> Task objective
An exact transcript of the records is what this task asks for.

> Source data

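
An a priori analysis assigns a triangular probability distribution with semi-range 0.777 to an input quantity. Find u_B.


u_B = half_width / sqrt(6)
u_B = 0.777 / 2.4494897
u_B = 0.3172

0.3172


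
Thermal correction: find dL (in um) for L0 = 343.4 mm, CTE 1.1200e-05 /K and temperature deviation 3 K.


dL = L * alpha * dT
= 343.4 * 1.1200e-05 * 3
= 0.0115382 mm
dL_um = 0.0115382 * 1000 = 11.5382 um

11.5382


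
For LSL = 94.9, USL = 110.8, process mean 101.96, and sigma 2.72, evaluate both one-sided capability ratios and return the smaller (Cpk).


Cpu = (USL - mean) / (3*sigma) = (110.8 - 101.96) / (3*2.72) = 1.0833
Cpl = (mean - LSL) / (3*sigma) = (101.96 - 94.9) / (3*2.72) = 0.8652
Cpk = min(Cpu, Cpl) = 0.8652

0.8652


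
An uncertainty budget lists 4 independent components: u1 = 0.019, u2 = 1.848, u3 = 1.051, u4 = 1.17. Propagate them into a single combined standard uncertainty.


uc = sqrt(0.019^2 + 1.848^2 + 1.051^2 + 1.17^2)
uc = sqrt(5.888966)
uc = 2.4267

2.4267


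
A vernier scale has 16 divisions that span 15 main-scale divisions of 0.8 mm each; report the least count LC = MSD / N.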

> Response to the task
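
An a priori analysis assigns a triangular probability distribution with semi-range 0.777 to an input quantity. Find u_B.


u_B = half_width / sqrt(6)
u_B = 0.777 / 2.4494897
u_B = 0.3172

0.3172


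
Thermal correction: find dL (in um) for L0 = 343.4 mm, CTE 1.1200e-05 /K and temperature deviation 3 K.


dL = L * alpha * dT
= 343.4 * 1.1200e-05 * 3
= 0.0115382 mm
dL_um = 0.0115382 * 1000 = 11.5382 um

11.5382


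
For LSL = 94.9, USL = 110.8, process mean 101.96, and sigma 2.72, evaluate both one-sided capability ratios and return the smaller (Cpk).


Cpu = (USL - mean) / (3*sigma) = (110.8 - 101.96) / (3*2.72) = 1.0833
Cpl = (mean - LSL) / (3*sigma) = (101.96 - 94.9) / (3*2.72) = 0.8652
Cpk = min(Cpu, Cpl) = 0.8652

0.8652


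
An uncertainty budget lists 4 independent components: u1 = 0.019, u2 = 1.848, u3 = 1.051, u4 = 1.17. Propagate them into a single combined standard uncertainty.


uc = sqrt(0.019^2 + 1.848^2 + 1.051^2 + 1.17^2)
uc = sqrt(5.888966)
uc = 2.4267

2.4267


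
A vernier scale has 16 divisions that span 15 main-scale divisions of 0.8 mm each; report the least count LC = MSD / N.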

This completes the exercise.